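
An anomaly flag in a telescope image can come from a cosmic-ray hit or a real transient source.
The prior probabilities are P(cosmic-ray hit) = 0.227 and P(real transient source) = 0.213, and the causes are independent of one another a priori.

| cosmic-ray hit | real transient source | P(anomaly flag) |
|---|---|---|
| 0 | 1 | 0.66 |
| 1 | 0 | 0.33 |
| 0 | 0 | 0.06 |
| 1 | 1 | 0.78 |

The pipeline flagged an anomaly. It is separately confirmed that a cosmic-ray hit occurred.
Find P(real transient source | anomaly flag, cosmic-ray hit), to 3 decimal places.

P(anomaly flag | cosmic-ray hit) = 0.33*0.787 + 0.78*0.213 = 0.259710 + 0.166140 = 0.425850
Of this, 0.166140 comes from 0.78*0.213 (the real transient source=true cases).
So P(real transient source | anomaly flag, cosmic-ray hit) = 0.166140/0.425850 ≈ 0.390.

P(real transient source | anomaly flag, cosmic-ray hit) ≈ 0.390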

Task statement:
Print exactly, and only, the lines from the line containing "0 | 1 | 0.66 |" through the final line of the records, both included.

Written response:
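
| 0 | 1 | 0.66 |
| 1 | 0 | 0.33 |
| 0 | 0 | 0.06 |
| 1 | 1 | 0.78 |

The pipeline flagged an anomaly. It is separately confirmed that a cosmic-ray hit occurred.
Find P(real transient source | anomaly flag, cosmic-ray hit), to 3 decimal places.

P(anomaly flag | cosmic-ray hit) = 0.33*0.787 + 0.78*0.213 = 0.259710 + 0.166140 = 0.425850
Of this, 0.166140 comes from 0.78*0.213 (the real transient source=true cases).
So P(real transient source | anomaly flag, cosmic-ray hit) = 0.166140/0.425850 ≈ 0.390.

P(real transient source | anomaly flag, cosmic-ray hit) ≈ 0.390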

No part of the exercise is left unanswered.